Your instructions:
Within the records, determine how many lines contain the word "million". Your reply must consist of that number only.

Extracted information:

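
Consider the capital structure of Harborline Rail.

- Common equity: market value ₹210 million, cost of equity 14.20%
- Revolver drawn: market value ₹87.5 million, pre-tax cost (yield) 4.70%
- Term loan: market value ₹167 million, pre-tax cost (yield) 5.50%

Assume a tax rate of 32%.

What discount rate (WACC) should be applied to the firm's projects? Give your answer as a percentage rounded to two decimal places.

Total capital V = 210 + 87.5 + 167 = 464.5.
Equity: weight = 210/464.5 = 0.4521; cost = 14.2%.
Revolver drawn: weight = 87.5/464.5 = 0.1884; after-tax cost = 4.7% × (1 − 32%) = 3.1960%.
Term loan: weight = 167/464.5 = 0.3595; after-tax cost = 5.5% × (1 − 32%) = 3.7400%.
WACC = 0.4521 × 14.2000% + 0.1884 × 3.1960% + 0.3595 × 3.7400% = 8.3665%.

8.37%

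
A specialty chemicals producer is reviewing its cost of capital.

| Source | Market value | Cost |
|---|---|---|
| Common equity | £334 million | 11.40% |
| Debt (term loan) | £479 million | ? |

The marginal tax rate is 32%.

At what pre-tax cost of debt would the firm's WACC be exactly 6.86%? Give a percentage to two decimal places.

5.43%

Total capital V = 334 + 479 = 813.
Equity weight = 334/813 = 0.4108.
Term loan weight = 479/813 = 0.5892.
Equity contribution = 0.4108 × 11.4% = 4.6834%.
Remaining for debt = 6.86% − 4.6834% = 2.1766%.
Rd × (1 − 32%) × 0.5892 = 2.1766%  ⇒  Rd = 5.4328%.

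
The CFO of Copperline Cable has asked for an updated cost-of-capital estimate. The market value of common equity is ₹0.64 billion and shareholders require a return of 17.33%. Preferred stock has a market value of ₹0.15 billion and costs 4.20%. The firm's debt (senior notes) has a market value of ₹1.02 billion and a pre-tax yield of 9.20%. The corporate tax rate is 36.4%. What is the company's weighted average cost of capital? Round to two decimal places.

9.77%

Total capital V = 0.64 + 0.15 + 1.02 = 1.81.
Equity: weight = 0.64/1.81 = 0.3536; cost = 17.33%.
Preferred: weight = 0.15/1.81 = 0.0829; cost = 4.2%.
Senior notes: weight = 1.02/1.81 = 0.5635; after-tax cost = 9.2% × (1 − 36.4%) = 5.8512%.
WACC = 0.3536 × 17.3300% + 0.0829 × 4.2000% + 0.5635 × 5.8512% = 9.7732%.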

Response:
5